### RECORD EXCERPTS

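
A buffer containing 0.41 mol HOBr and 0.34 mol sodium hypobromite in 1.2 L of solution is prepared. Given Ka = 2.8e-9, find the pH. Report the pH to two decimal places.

pH = 8.47

pKa = −log(2.8 × 10^-9) = 8.553
Henderson–Hasselbalch: pH = pKa + log([OBr-]/[HOBr]) = 8.553 + log(0.34/0.41)
pH = 8.553 + (-0.081) = 8.47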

######

* TASK DETAILS: Without leaving anything out, repeat the data exactly.

* REPLY TO THE EXERCISE:
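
A buffer containing 0.41 mol HOBr and 0.34 mol sodium hypobromite in 1.2 L of solution is prepared. Given Ka = 2.8e-9, find the pH. Report the pH to two decimal places.

pH = 8.47

pKa = −log(2.8 × 10^-9) = 8.553
Henderson–Hasselbalch: pH = pKa + log([OBr-]/[HOBr]) = 8.553 + log(0.34/0.41)
pH = 8.553 + (-0.081) = 8.47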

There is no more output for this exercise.